» **TASK TO COMPLETE**
Only the lines from the one with "- tempeh — $0.95" to the end of the records are wanted, each repeated exactly, both ends included.

» **RECORDED INFORMATION**
☆ ☆ ☆ ☆

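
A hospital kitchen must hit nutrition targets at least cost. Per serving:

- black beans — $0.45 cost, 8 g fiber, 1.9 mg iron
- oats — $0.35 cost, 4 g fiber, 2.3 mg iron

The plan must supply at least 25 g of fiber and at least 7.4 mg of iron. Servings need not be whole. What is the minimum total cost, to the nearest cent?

$1.54

With two linear requirements the optimum uses one or two foods; enumerate the corners.
black beans only: max(25/8, 7.4/1.9) = 3.895 servings → $1.75.
oats only: max(25/4, 7.4/2.3) = 6.25 servings → $2.19.
black beans + oats with both tight: 2.583 servings and 1.083 servings → $1.54.
So the least-cost plan costs $1.54.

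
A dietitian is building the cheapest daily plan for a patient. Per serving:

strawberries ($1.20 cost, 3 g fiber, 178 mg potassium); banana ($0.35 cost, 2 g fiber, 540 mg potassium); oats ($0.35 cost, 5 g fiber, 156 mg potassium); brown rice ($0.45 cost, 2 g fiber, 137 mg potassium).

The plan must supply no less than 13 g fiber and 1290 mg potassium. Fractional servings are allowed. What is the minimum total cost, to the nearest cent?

$1.30

For a min-cost LP with two ≥-constraints, a basic feasible solution has at most two positive variables.
strawberries only: max(13/3, 1290/178) = 7.247 servings → $8.70.
banana only: max(13/2, 1290/540) = 6.5 servings → $2.27.
oats only: max(13/5, 1290/156) = 8.269 servings → $2.89.
brown rice only: max(13/2, 1290/137) = 9.416 servings → $4.24.
strawberries + banana with both tight: 3.513 servings and 1.231 servings → $4.65.
strawberries + oats: intersection lies outside the first quadrant.
strawberries + brown rice: intersection lies outside the first quadrant.
banana + oats with both tight: 1.852 servings and 1.859 servings → $1.30.
banana + brown rice with both tight: 0.9913 servings and 5.509 servings → $2.83.
oats + brown rice: the both-tight solution has a negative serving — not a feasible corner.
The minimum over all feasible corners is $1.30.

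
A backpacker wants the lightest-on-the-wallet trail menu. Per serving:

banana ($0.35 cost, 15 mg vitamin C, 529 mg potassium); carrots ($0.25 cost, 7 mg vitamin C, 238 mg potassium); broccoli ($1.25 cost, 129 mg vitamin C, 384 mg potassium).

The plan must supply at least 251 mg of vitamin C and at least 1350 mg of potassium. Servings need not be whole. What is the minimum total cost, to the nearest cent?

With two linear requirements the optimum uses one or two foods; enumerate the corners.
banana only: max(251/15, 1350/529) = 16.73 servings → $5.86.
carrots only: max(251/7, 1350/238) = 35.86 servings → $8.96.
broccoli only: max(251/129, 1350/384) = 3.516 servings → $4.39.
banana + carrots: intersection lies outside the first quadrant.
banana + broccoli with both tight: 1.245 servings and 1.801 servings → $2.69.
carrots + broccoli with both tight: 2.776 servings and 1.795 servings → $2.94.
So the least-cost plan costs $2.69.

$2.69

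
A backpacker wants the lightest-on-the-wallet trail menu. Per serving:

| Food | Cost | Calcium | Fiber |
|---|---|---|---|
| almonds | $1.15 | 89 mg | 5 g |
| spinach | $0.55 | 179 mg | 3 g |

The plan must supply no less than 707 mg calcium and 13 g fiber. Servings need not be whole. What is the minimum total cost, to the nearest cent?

$2.38

This is a tiny linear program; its minimum lies at a vertex of the feasible set. List the vertices and price them.
almonds only: max(707/89, 13/5) = 7.944 servings → $9.14.
spinach only: max(707/179, 13/3) = 4.333 servings → $2.38.
almonds + spinach with both tight: 0.328 servings and 3.787 servings → $2.46.
The minimum over all feasible corners is $2.38.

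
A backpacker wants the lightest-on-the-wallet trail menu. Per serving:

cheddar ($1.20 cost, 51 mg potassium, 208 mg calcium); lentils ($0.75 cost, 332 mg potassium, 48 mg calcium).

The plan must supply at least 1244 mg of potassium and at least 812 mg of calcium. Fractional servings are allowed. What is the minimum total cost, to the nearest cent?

$6.23

A basic optimal solution has at most two foods positive. Try each food alone and each pair with both targets met exactly.
cheddar only: max(1244/51, 812/208) = 24.39 servings → $29.27.
lentils only: max(1244/332, 812/48) = 16.92 servings → $12.69.
cheddar + lentils with both tight: 3.151 servings and 3.263 servings → $6.23.
So the least-cost plan costs $6.23.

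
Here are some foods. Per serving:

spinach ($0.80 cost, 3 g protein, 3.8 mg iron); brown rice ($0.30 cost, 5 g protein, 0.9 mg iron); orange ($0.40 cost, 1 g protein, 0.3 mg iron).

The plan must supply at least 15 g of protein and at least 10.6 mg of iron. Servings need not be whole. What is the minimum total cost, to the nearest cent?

$2.40

The cheapest plan sits at a corner of the feasible region — with two constraints it uses at most two foods.
spinach only: max(15/3, 10.6/3.8) = 5 servings → $4.00.
brown rice only: max(15/5, 10.6/0.9) = 11.78 servings → $3.53.
orange only: max(15/1, 10.6/0.3) = 35.33 servings → $14.13.
spinach + brown rice with both tight: 2.423 servings and 1.546 servings → $2.40.
spinach + orange with both tight: 2.103 servings and 8.69 servings → $5.16.
brown rice + orange: the both-tight solution has a negative serving — not a feasible corner.
Cheapest feasible corner: $2.40.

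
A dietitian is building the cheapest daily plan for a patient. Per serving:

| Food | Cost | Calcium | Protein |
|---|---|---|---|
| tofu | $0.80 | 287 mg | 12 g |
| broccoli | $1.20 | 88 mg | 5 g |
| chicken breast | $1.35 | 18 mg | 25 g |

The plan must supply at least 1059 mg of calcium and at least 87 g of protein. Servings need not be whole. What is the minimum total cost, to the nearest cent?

$5.24

This is a tiny linear program; its minimum lies at a vertex of the feasible set. List the vertices and price them.
tofu only: max(1059/287, 87/12) = 7.25 servings → $5.80.
broccoli only: max(1059/88, 87/5) = 17.4 servings → $20.88.
chicken breast only: max(1059/18, 87/25) = 58.83 servings → $79.42.
tofu + broccoli: the both-tight solution has a negative serving — not a feasible corner.
tofu + chicken breast with both tight: 3.579 servings and 1.762 servings → $5.24.
broccoli + chicken breast with both tight: 11.81 servings and 1.119 servings → $15.68.
The minimum over all feasible corners is $5.24.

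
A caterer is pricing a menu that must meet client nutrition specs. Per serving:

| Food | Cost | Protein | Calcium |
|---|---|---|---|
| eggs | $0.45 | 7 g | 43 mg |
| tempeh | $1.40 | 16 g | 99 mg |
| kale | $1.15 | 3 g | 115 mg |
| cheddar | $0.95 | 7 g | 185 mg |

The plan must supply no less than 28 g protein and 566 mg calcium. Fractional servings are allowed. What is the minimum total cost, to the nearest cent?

Check every corner: each single food scaled to meet both minima, and each pair solved so both constraints bind.
eggs only: max(28/7, 566/43) = 13.16 servings → $5.92.
tempeh only: max(28/16, 566/99) = 5.717 servings → $8.00.
kale only: max(28/3, 566/115) = 9.333 servings → $10.73.
cheddar only: max(28/7, 566/185) = 4 servings → $3.80.
eggs + tempeh with both targets exact would need a negative amount; discard.
eggs + kale with both tight: 2.251 servings and 4.08 servings → $5.71.
eggs + cheddar with both tight: 1.225 servings and 2.775 servings → $3.19.
tempeh + kale with both tight: 0.9864 servings and 4.073 servings → $6.06.
tempeh + cheddar with both tight: 0.5373 servings and 2.772 servings → $3.39.
kale + cheddar: intersection lies outside the first quadrant.
So the least-cost plan costs $3.19.

$3.19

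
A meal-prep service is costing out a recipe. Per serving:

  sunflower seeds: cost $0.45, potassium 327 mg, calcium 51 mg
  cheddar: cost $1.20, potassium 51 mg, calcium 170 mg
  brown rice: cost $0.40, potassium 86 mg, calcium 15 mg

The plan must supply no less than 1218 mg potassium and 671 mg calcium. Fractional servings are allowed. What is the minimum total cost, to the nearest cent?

$5.03

Minimising a linear cost over {potassium ≥ 1218, calcium ≥ 671, servings ≥ 0} — the optimum is at a vertex, using one or two foods.
sunflower seeds only: max(1218/327, 671/51) = 13.16 servings → $5.92.
cheddar only: max(1218/51, 671/170) = 23.88 servings → $28.66.
brown rice only: max(1218/86, 671/15) = 44.73 servings → $17.89.
sunflower seeds + cheddar with both tight: 3.262 servings and 2.969 servings → $5.03.
sunflower seeds + brown rice: the both-tight solution has a negative serving — not a feasible corner.
cheddar + brown rice with both tight: 2.846 servings and 12.47 servings → $8.41.
Cheapest feasible corner: $5.03.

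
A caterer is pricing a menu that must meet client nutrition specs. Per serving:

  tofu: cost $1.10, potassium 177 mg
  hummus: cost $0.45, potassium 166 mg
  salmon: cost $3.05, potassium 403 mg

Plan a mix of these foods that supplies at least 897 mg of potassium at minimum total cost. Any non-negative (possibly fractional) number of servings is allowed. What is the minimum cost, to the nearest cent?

Cost per mg of potassium: hummus $0.0027, tofu $0.0062, salmon $0.0076.
With no serving limits, use only hummus: 897 mg / 166 mg = 5.404 servings × $0.45 = $2.43.

$2.43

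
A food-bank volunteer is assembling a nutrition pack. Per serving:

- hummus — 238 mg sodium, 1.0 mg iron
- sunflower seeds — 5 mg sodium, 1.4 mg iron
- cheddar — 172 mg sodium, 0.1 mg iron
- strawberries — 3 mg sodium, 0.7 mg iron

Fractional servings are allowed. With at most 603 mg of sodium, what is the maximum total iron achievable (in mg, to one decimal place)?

168.8 mg

Iron per mg sodium: sunflower seeds 0.28, strawberries 0.2333, hummus 0.004202, cheddar 0.0005814.
With no serving limits, spend the whole sodium allowance on sunflower seeds: 603 mg / 5 mg × 1.4 mg = 168.8 mg.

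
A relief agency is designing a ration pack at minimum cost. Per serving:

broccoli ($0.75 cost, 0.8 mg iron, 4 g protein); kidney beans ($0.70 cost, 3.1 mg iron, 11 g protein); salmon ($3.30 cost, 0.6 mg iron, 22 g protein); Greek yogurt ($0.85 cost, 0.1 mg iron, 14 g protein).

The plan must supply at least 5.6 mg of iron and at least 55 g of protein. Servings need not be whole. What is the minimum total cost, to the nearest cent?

$3.39

At the optimum either one food covers both requirements or two foods hit both targets exactly; no other combination can be cheaper.
broccoli only: max(5.6/0.8, 55/4) = 13.75 servings → $10.31.
kidney beans only: max(5.6/3.1, 55/11) = 5 servings → $3.50.
salmon only: max(5.6/0.6, 55/22) = 9.333 servings → $30.80.
Greek yogurt only: max(5.6/0.1, 55/14) = 56 servings → $47.60.
broccoli + kidney beans: intersection lies outside the first quadrant.
broccoli + salmon with both tight: 5.934 servings and 1.421 servings → $9.14.
broccoli + Greek yogurt with both tight: 6.75 servings and 2 servings → $6.76.
kidney beans + salmon with both tight: 1.464 servings and 1.768 servings → $6.86.
kidney beans + Greek yogurt with both tight: 1.723 servings and 2.574 servings → $3.39.
salmon + Greek yogurt: the both-tight solution has a negative serving — not a feasible corner.
Cheapest feasible corner: $3.39.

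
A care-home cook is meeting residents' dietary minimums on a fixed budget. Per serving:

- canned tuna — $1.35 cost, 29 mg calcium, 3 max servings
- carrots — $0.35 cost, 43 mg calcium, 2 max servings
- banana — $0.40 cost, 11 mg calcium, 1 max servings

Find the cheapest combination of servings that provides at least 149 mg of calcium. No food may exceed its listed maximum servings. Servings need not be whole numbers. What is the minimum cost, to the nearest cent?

$3.52

Cost per mg of calcium: carrots $0.0081, banana $0.0364, canned tuna $0.0466.
Take 2 servings of carrots: +86.0 mg calcium for $0.70 (total $0.70, still need 63.0 mg).
Take 1 serving of banana: +11.0 mg calcium for $0.40 (total $1.10, still need 52.0 mg).
Take 1.793 servings of canned tuna: +52.0 mg calcium for $2.42 (total $3.52, still need 0.0 mg).
Filling from the cheapest source first is optimal under one linear minimum: $3.52.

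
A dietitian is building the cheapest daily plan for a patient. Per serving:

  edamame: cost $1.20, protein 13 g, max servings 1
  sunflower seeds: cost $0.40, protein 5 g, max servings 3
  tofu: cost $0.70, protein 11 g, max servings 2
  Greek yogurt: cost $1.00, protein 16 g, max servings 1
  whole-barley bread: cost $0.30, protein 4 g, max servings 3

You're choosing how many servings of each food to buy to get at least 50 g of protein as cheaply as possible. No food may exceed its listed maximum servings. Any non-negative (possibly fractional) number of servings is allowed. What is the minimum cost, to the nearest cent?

$3.30

Cost per g of protein: Greek yogurt $0.0625, tofu $0.0636, whole-barley bread $0.0750, sunflower seeds $0.0800, edamame $0.0923.
Take 1 serving of Greek yogurt: +16.0 g protein for $1.00 (total $1.00, still need 34.0 g).
Take 2 servings of tofu: +22.0 g protein for $1.40 (total $2.40, still need 12.0 g).
Take 3 servings of whole-barley bread: +12.0 g protein for $0.90 (total $3.30, still need 0.0 g).
Filling from the cheapest source first is optimal under one linear minimum: $3.30.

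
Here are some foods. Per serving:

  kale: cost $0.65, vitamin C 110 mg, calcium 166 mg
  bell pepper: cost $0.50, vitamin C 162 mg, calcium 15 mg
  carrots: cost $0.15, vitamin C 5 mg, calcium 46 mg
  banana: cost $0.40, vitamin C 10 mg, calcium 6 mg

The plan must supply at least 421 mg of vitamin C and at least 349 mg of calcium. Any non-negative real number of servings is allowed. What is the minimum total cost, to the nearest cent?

$1.92

For a min-cost LP with two ≥-constraints, a basic feasible solution has at most two positive variables.
kale only: max(421/110, 349/166) = 3.827 servings → $2.49.
bell pepper only: max(421/162, 349/15) = 23.27 servings → $11.63.
carrots only: max(421/5, 349/46) = 84.2 servings → $12.63.
banana only: max(421/10, 349/6) = 58.17 servings → $23.27.
kale + bell pepper with both tight: 1.99 servings and 1.248 servings → $1.92.
kale + carrots: the both-tight solution has a negative serving — not a feasible corner.
kale + banana with both tight: 0.964 servings and 31.5 servings → $13.22.
bell pepper + carrots with both tight: 2.389 servings and 6.808 servings → $2.22.
bell pepper + banana: intersection lies outside the first quadrant.
carrots + banana with both tight: 2.242 servings and 40.98 servings → $16.73.
So the least-cost plan costs $1.92.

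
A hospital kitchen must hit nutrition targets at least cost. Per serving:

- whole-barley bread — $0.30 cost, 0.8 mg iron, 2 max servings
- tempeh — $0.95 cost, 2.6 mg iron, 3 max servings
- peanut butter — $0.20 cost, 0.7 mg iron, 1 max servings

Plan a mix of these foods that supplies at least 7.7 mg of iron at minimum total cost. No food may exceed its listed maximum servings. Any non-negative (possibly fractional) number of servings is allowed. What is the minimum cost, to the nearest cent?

$2.76

Cost per mg of iron: peanut butter $0.2857, tempeh $0.3654, whole-barley bread $0.3750.
Take 1 serving of peanut butter: +0.7 mg iron for $0.20 (total $0.20, still need 7.0 mg).
Take 2.692 servings of tempeh: +7.0 mg iron for $2.56 (total $2.76, still need 0.0 mg).
Filling from the cheapest source first is optimal under one linear minimum: $2.76.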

☆ ☆ ☆ ☆

» **EXERCISE OUTPUT**
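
- tempeh — $0.95 cost, 2.6 mg iron, 3 max servings
- peanut butter — $0.20 cost, 0.7 mg iron, 1 max servings

Plan a mix of these foods that supplies at least 7.7 mg of iron at minimum total cost. No food may exceed its listed maximum servings. Any non-negative (possibly fractional) number of servings is allowed. What is the minimum cost, to the nearest cent?

$2.76

Cost per mg of iron: peanut butter $0.2857, tempeh $0.3654, whole-barley bread $0.3750.
Take 1 serving of peanut butter: +0.7 mg iron for $0.20 (total $0.20, still need 7.0 mg).
Take 2.692 servings of tempeh: +7.0 mg iron for $2.56 (total $2.76, still need 0.0 mg).
Filling from the cheapest source first is optimal under one linear minimum: $2.76.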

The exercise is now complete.